In the entries below, count every line with the word "formula". Return only the count.

┏━━

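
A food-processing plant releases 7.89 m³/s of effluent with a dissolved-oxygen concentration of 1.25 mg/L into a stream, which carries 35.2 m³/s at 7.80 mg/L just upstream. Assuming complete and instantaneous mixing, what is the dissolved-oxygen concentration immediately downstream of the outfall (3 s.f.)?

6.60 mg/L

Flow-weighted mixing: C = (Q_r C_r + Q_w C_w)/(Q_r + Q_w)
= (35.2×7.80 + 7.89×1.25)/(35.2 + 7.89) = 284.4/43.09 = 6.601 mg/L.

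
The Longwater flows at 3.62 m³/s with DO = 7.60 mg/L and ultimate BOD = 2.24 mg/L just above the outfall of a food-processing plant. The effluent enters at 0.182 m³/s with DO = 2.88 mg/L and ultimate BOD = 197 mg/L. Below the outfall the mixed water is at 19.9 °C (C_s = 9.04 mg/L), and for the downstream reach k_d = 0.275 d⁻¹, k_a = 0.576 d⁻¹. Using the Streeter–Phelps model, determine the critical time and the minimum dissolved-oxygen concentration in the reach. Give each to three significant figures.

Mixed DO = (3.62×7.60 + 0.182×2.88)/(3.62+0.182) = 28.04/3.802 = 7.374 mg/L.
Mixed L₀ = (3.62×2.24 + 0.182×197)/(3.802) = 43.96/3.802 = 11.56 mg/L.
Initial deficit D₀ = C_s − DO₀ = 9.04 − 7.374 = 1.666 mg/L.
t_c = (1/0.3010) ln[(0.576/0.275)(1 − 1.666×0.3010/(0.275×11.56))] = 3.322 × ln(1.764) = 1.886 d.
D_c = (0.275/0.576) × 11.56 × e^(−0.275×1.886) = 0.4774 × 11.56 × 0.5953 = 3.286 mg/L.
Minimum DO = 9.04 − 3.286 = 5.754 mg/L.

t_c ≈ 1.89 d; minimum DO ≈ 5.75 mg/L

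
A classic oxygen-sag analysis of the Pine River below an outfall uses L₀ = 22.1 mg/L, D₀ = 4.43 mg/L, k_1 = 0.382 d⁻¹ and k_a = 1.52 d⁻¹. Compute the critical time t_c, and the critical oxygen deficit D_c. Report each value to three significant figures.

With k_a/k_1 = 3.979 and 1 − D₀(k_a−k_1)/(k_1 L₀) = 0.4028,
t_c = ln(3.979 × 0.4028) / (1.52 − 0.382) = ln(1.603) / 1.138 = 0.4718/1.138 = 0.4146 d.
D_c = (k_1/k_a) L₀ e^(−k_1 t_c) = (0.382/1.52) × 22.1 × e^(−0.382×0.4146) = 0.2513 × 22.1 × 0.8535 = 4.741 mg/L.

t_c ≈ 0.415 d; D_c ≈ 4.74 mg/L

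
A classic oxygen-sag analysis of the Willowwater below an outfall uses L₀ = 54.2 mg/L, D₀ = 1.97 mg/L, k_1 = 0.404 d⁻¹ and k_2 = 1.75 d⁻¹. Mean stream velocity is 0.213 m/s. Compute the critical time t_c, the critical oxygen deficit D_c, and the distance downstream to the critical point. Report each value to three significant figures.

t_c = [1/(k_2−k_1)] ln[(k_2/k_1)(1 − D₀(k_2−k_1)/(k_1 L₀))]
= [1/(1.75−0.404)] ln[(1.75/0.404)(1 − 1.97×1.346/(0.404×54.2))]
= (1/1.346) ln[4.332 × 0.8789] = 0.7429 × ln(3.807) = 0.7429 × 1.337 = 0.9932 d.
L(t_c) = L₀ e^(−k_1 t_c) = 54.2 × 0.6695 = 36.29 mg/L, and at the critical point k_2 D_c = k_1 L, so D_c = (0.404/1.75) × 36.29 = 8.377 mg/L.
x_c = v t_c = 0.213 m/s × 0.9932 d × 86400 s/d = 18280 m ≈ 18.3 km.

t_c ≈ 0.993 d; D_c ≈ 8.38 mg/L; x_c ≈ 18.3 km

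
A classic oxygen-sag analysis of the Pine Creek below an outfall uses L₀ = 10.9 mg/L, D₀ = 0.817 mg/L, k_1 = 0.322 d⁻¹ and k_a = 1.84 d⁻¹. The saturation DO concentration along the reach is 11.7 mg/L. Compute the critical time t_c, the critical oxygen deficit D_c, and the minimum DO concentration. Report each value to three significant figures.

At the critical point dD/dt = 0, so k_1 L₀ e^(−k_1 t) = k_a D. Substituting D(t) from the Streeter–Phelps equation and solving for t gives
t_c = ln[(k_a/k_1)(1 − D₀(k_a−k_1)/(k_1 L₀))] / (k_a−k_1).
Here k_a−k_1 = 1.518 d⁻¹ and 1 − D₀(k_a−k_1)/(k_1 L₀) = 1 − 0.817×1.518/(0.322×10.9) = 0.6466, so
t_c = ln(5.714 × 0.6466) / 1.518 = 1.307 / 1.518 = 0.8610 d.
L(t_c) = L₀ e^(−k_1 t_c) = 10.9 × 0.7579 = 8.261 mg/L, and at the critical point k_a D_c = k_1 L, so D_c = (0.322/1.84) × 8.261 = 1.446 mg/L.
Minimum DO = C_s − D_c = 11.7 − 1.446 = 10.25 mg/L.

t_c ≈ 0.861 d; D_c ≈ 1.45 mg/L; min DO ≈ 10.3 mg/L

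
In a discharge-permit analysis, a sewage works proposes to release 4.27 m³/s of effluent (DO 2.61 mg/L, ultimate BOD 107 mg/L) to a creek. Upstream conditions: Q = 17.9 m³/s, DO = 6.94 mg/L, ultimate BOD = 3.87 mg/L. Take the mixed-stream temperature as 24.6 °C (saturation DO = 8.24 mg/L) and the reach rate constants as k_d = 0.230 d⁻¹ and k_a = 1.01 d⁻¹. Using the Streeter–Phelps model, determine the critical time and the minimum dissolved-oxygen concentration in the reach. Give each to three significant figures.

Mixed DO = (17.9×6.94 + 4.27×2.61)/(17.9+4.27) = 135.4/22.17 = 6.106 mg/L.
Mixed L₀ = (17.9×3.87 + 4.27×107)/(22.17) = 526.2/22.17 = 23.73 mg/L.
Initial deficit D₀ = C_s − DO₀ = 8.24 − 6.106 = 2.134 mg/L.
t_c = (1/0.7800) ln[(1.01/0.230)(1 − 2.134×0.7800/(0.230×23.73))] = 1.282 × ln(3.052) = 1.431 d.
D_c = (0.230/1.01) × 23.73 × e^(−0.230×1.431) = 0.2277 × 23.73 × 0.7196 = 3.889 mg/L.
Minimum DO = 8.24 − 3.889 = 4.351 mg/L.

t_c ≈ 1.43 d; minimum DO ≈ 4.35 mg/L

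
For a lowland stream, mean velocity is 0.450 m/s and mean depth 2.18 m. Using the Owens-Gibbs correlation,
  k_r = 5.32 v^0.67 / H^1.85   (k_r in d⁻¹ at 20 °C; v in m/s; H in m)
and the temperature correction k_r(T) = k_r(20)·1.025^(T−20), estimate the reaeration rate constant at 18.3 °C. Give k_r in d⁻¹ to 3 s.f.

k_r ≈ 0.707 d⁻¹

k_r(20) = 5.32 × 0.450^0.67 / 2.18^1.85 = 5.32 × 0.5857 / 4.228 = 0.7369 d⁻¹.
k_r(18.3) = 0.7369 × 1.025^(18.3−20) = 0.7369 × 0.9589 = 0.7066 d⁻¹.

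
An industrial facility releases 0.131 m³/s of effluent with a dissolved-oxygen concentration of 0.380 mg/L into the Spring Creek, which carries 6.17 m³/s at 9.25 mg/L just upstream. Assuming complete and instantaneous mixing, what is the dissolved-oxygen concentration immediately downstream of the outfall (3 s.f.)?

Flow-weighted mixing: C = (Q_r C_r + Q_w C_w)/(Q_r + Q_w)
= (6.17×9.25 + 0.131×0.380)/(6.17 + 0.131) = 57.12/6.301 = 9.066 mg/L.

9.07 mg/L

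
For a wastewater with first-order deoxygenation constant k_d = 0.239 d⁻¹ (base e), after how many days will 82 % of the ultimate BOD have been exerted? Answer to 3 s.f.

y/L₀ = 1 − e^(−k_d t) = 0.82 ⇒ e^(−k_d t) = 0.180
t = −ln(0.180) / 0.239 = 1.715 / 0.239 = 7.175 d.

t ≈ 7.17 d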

┗━━
┏━━

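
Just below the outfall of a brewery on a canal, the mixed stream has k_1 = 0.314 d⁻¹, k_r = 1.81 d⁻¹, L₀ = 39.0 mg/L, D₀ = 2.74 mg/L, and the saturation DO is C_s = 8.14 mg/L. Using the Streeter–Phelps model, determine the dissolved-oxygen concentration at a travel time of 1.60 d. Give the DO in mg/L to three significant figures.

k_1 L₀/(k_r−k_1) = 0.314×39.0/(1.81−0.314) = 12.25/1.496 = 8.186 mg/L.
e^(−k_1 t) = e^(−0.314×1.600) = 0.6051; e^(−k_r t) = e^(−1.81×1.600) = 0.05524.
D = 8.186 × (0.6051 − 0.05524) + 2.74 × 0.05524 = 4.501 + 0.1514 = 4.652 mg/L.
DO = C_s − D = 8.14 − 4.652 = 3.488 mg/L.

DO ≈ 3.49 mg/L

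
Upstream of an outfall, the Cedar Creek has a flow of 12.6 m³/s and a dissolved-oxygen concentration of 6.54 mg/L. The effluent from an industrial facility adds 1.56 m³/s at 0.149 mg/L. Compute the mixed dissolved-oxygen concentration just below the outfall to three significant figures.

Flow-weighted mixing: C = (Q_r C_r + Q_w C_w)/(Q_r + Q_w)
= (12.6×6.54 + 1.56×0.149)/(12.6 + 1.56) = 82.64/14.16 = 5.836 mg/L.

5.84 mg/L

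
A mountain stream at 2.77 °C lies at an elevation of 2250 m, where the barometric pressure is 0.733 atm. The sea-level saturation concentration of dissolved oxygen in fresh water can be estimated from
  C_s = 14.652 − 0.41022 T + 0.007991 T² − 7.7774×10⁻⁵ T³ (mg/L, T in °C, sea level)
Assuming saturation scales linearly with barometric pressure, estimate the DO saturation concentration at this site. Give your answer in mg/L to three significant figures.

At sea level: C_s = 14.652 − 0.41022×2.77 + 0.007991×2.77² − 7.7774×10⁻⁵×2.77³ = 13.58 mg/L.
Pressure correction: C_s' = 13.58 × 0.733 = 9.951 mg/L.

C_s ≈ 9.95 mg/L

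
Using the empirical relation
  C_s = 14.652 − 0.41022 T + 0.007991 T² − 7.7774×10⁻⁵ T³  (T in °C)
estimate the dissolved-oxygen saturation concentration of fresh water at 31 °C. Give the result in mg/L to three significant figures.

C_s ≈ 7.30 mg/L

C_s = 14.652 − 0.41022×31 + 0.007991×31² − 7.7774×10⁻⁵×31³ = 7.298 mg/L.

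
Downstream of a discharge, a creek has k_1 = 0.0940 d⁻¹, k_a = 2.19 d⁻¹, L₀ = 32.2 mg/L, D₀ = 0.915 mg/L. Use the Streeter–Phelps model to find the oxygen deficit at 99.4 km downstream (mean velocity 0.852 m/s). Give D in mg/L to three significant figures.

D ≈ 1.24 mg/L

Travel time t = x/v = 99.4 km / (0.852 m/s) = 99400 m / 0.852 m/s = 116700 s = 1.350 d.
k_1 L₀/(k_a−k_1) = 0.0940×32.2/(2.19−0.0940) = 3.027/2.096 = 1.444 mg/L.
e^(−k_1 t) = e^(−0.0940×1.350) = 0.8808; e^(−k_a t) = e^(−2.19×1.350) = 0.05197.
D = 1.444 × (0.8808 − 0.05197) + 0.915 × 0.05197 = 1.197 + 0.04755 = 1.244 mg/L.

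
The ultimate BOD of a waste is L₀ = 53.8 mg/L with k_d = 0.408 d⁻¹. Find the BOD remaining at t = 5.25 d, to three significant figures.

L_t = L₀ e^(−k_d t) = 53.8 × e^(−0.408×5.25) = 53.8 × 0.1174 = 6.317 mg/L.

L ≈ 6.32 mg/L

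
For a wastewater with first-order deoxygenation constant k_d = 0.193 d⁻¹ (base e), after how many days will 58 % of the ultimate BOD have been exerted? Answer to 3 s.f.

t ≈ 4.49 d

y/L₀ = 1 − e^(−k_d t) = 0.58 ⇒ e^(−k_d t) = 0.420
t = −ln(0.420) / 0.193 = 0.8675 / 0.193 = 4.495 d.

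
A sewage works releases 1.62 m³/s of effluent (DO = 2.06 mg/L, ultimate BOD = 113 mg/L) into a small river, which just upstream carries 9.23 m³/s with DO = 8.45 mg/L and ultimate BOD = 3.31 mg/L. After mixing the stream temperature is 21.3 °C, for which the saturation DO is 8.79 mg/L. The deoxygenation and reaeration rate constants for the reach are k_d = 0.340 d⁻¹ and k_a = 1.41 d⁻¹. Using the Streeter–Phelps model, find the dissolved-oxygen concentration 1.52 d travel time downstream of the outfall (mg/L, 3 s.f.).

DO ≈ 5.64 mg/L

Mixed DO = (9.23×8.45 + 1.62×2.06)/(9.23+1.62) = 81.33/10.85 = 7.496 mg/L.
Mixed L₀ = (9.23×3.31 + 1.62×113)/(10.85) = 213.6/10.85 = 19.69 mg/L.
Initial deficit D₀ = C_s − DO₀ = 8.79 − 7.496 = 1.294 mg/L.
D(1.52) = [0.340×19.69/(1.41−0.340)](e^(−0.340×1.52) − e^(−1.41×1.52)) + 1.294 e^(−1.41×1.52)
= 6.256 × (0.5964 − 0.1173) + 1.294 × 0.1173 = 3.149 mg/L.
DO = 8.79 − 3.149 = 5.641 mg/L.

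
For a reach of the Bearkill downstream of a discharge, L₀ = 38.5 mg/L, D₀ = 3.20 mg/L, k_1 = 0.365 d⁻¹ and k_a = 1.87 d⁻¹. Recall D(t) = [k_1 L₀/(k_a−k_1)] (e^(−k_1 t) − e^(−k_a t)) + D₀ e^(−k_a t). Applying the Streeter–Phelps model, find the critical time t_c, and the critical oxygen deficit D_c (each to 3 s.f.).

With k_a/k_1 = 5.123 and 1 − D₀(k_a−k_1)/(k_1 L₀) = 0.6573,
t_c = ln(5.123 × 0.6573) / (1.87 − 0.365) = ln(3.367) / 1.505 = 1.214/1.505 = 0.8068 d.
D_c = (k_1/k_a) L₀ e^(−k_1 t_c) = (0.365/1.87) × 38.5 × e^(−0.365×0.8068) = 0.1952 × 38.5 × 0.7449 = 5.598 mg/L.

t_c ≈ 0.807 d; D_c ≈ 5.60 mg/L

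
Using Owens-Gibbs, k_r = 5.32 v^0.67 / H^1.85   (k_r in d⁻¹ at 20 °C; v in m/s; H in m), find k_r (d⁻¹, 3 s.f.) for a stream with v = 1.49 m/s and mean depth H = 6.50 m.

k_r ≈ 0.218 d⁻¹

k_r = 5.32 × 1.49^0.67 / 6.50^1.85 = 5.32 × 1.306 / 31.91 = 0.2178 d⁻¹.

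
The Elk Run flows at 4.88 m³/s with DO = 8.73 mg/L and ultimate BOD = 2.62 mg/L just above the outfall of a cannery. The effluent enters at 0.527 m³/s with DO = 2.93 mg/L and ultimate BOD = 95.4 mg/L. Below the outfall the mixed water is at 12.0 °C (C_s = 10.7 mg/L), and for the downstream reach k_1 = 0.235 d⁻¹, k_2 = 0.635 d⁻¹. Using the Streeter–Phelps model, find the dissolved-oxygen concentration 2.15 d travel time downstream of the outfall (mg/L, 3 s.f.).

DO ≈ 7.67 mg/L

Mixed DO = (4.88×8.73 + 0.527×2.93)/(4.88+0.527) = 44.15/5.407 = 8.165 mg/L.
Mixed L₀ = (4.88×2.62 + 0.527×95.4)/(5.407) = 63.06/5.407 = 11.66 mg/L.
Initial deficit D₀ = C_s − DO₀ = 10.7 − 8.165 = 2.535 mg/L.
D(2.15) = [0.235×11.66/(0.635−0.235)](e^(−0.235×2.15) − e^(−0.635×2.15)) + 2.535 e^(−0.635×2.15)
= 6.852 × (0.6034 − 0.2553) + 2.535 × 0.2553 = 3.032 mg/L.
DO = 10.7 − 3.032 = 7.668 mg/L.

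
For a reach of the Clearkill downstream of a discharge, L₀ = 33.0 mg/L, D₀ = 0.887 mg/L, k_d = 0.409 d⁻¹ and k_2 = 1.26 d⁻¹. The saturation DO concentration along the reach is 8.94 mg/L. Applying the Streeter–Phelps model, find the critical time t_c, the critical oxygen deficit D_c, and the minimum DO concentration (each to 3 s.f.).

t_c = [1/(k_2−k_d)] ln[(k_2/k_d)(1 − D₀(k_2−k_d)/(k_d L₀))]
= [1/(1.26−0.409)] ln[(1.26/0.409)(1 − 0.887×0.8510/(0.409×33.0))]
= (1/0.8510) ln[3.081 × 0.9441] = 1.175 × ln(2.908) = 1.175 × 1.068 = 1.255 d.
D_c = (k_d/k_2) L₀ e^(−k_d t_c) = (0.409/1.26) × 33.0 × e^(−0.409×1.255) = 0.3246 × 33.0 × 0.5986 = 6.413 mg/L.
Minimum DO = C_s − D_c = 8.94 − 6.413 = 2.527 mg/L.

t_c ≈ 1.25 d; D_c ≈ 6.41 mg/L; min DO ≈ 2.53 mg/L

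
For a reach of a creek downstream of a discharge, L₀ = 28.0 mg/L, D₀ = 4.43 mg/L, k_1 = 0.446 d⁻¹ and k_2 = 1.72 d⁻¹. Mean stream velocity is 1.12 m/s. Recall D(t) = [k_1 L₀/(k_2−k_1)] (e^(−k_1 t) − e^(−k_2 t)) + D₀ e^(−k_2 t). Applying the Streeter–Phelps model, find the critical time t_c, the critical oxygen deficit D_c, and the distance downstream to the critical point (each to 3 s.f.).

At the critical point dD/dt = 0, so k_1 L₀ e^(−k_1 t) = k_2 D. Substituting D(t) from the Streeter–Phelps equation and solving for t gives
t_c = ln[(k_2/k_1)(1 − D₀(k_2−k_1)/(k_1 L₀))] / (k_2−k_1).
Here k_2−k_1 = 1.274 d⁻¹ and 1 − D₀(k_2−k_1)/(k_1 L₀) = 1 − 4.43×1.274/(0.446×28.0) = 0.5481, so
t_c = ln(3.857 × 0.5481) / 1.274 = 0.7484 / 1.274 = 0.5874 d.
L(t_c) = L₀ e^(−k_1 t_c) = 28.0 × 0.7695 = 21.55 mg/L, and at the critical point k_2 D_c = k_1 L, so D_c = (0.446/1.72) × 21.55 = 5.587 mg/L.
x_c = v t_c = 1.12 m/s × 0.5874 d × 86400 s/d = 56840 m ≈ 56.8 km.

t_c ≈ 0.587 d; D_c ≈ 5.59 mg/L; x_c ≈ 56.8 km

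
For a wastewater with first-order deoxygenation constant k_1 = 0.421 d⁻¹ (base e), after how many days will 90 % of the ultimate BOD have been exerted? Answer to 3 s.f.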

┗━━
┏━━

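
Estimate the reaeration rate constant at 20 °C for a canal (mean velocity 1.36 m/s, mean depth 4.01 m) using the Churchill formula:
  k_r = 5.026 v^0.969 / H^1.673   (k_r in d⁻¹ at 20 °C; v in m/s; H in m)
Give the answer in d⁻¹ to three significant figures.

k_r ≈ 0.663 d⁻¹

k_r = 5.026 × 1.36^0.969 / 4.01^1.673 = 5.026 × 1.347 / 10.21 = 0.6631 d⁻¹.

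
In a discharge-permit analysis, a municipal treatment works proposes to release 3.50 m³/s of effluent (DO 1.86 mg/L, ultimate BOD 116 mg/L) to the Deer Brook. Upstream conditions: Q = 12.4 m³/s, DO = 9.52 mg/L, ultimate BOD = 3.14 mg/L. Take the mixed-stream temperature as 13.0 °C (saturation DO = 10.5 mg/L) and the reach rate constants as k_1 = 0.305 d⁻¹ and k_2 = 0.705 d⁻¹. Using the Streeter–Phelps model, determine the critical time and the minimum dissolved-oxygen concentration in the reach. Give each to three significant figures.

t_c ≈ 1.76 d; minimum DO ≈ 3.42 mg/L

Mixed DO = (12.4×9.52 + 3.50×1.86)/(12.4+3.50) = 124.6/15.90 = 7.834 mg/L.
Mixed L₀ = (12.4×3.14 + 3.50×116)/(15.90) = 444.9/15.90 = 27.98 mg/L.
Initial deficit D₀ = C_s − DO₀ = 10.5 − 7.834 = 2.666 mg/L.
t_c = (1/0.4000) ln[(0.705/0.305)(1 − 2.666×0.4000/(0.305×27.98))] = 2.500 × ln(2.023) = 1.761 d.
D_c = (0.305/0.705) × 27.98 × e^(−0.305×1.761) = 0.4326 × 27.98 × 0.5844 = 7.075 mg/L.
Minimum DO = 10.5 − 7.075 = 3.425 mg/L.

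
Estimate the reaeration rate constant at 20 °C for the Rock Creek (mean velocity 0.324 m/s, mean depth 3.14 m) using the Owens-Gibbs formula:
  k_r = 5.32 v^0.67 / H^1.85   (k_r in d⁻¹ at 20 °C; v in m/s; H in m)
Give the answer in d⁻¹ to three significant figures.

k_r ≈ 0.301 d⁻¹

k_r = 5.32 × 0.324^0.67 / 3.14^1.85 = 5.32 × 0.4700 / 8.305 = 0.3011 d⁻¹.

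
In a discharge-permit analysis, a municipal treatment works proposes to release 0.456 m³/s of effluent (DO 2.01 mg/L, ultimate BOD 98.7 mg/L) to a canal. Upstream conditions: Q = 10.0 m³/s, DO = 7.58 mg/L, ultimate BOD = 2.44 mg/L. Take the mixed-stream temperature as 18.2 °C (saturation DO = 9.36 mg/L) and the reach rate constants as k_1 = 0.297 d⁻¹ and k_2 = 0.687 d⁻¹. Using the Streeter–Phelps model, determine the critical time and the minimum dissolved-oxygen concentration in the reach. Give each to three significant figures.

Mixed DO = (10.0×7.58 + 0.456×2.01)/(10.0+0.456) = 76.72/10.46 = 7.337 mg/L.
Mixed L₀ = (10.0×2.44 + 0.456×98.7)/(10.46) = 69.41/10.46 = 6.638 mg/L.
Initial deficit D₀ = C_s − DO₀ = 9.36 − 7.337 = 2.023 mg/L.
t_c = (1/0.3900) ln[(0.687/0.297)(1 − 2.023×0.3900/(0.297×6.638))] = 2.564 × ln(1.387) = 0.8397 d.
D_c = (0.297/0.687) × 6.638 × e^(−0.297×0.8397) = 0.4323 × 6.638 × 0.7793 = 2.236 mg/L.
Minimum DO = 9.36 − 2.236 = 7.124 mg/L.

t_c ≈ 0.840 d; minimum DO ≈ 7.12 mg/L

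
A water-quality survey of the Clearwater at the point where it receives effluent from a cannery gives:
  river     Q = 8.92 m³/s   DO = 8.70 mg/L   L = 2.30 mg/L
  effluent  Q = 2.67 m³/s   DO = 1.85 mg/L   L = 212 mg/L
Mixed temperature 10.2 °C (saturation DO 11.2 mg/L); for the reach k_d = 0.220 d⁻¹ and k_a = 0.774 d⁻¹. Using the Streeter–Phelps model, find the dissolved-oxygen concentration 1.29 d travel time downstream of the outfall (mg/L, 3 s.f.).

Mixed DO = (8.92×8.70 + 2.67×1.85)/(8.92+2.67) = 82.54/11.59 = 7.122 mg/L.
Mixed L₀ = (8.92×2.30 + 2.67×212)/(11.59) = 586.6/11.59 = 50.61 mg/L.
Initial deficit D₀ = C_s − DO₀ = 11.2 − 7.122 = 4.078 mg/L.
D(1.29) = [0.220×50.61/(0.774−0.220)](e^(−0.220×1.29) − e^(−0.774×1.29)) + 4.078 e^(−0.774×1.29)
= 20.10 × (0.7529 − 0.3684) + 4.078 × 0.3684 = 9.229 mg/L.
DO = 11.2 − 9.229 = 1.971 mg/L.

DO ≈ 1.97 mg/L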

┗━━

> **Solution to this exercise**
2